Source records
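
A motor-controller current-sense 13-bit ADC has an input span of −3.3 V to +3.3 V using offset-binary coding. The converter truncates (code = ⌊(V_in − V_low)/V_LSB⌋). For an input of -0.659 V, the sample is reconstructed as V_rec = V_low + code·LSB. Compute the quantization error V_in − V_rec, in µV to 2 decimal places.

One LSB is 6.6 V / 8192 = 0.806 mV.
(-0.659 − (−3.3))/0.000805664 = 3278.0412; ⌊·⌋ gives code 3278.
V_rec = (−3.3) + 3278·0.000805664 = -0.6590332 V.
Error = -0.659 − (−0.6590332) = 3.32031e-05 V = 33.20 µV.

33.20 µV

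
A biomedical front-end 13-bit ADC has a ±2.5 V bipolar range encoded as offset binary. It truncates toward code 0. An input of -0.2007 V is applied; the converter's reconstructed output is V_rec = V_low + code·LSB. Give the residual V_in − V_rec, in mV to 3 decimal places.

One LSB is 5 V / 8192 = 0.610 mV.
(V_in − V_low)/LSB = (-0.2007 − (−2.5))/0.000610352 = 3767.1731 → code 3767 (floor).
Reconstructed: -0.20080566 V.
V_in − V_rec = 0.000105664 V = 0.106 mV.

0.106 mV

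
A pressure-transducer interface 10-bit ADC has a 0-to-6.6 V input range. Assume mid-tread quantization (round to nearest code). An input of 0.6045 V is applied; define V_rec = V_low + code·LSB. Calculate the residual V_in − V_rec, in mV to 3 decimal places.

-1.359 mV

LSB = 6.6/2^10 = 6.445 mV.
(V_in − V_low)/LSB = (0.6045 − 0)/0.00644531 = 93.7891 → code 94 (round).
Reconstructed: 0.60585937 V.
Difference: -0.00135937 V → -1.359 mV.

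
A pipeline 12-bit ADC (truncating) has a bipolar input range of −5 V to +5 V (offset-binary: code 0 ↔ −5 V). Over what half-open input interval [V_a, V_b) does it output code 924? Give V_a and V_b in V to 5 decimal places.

[-2.74414 V, -2.74170 V)

LSB = 10/2^12 = 2.441 mV.
V_a = V_low + 924·LSB = -2.74414 V; V_b = V_low + 925·LSB = -2.7417 V.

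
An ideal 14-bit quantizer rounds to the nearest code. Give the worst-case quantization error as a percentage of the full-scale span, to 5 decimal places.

0.00305 %

Rounding → worst-case error = ½ LSB = V_FS/2^15, so 100/32768 = 0.00305176 % of full scale.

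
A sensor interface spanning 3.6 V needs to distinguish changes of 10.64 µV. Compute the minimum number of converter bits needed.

Number of steps required ≥ 3.6 V / 10.64 µV = 338345.86.
Need 2^N ≥ 338345.86; 2^18 = 262144, 2^19 = 524288.
Minimum N = 19.

19 bits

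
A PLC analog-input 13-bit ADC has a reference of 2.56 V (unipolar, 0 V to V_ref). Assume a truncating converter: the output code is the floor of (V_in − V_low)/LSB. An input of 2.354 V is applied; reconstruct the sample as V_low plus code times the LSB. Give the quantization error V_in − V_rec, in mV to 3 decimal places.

Step size: 2.56 V ÷ 2^13 = 312.50 µV.
Scaled input = 7532.8000 LSBs, so code = 7532.
V_rec = 0 + 7532·0.0003125 = 2.35375 V.
V_in − V_rec = 0.00025 V = 0.250 mV.

0.250 mV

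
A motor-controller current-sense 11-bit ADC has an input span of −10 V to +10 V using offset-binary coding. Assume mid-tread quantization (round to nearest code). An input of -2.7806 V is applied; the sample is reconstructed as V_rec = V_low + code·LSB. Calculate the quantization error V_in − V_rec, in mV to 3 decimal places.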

◆ What the task asks:
Word for word, output the records that appear above.

◆ Result of the exercise:
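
A motor-controller current-sense 13-bit ADC has an input span of −3.3 V to +3.3 V using offset-binary coding. The converter truncates (code = ⌊(V_in − V_low)/V_LSB⌋). For an input of -0.659 V, the sample is reconstructed as V_rec = V_low + code·LSB. Compute the quantization error V_in − V_rec, in µV to 2 decimal places.

One LSB is 6.6 V / 8192 = 0.806 mV.
(-0.659 − (−3.3))/0.000805664 = 3278.0412; ⌊·⌋ gives code 3278.
V_rec = (−3.3) + 3278·0.000805664 = -0.6590332 V.
Error = -0.659 − (−0.6590332) = 3.32031e-05 V = 33.20 µV.

33.20 µV

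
A biomedical front-end 13-bit ADC has a ±2.5 V bipolar range encoded as offset binary. It truncates toward code 0. An input of -0.2007 V is applied; the converter's reconstructed output is V_rec = V_low + code·LSB. Give the residual V_in − V_rec, in mV to 3 decimal places.

One LSB is 5 V / 8192 = 0.610 mV.
(V_in − V_low)/LSB = (-0.2007 − (−2.5))/0.000610352 = 3767.1731 → code 3767 (floor).
Reconstructed: -0.20080566 V.
V_in − V_rec = 0.000105664 V = 0.106 mV.

0.106 mV

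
A pressure-transducer interface 10-bit ADC has a 0-to-6.6 V input range. Assume mid-tread quantization (round to nearest code). An input of 0.6045 V is applied; define V_rec = V_low + code·LSB. Calculate the residual V_in − V_rec, in mV to 3 decimal places.

-1.359 mV

LSB = 6.6/2^10 = 6.445 mV.
(V_in − V_low)/LSB = (0.6045 − 0)/0.00644531 = 93.7891 → code 94 (round).
Reconstructed: 0.60585937 V.
Difference: -0.00135937 V → -1.359 mV.

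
A pipeline 12-bit ADC (truncating) has a bipolar input range of −5 V to +5 V (offset-binary: code 0 ↔ −5 V). Over what half-open input interval [V_a, V_b) does it output code 924? Give V_a and V_b in V to 5 decimal places.

[-2.74414 V, -2.74170 V)

LSB = 10/2^12 = 2.441 mV.
V_a = V_low + 924·LSB = -2.74414 V; V_b = V_low + 925·LSB = -2.7417 V.

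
An ideal 14-bit quantizer rounds to the nearest code. Give the worst-case quantization error as a percentage of the full-scale span, to 5 decimal places.

0.00305 %

Rounding → worst-case error = ½ LSB = V_FS/2^15, so 100/32768 = 0.00305176 % of full scale.

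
A sensor interface spanning 3.6 V needs to distinguish changes of 10.64 µV. Compute the minimum number of converter bits needed.

Number of steps required ≥ 3.6 V / 10.64 µV = 338345.86.
Need 2^N ≥ 338345.86; 2^18 = 262144, 2^19 = 524288.
Minimum N = 19.

19 bits

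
A PLC analog-input 13-bit ADC has a reference of 2.56 V (unipolar, 0 V to V_ref). Assume a truncating converter: the output code is the floor of (V_in − V_low)/LSB. An input of 2.354 V is applied; reconstruct the sample as V_low plus code times the LSB. Give the quantization error V_in − V_rec, in mV to 3 decimal places.

Step size: 2.56 V ÷ 2^13 = 312.50 µV.
Scaled input = 7532.8000 LSBs, so code = 7532.
V_rec = 0 + 7532·0.0003125 = 2.35375 V.
V_in − V_rec = 0.00025 V = 0.250 mV.

0.250 mV

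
A motor-controller current-sense 11-bit ADC has an input span of −10 V to +10 V using offset-binary coding. Assume mid-tread quantization (round to nearest code). An input of -2.7806 V is applied; the sample is reconstructed as V_rec = V_low + code·LSB. Calculate the quantization error V_in − V_rec, in mV to 3 decimal places.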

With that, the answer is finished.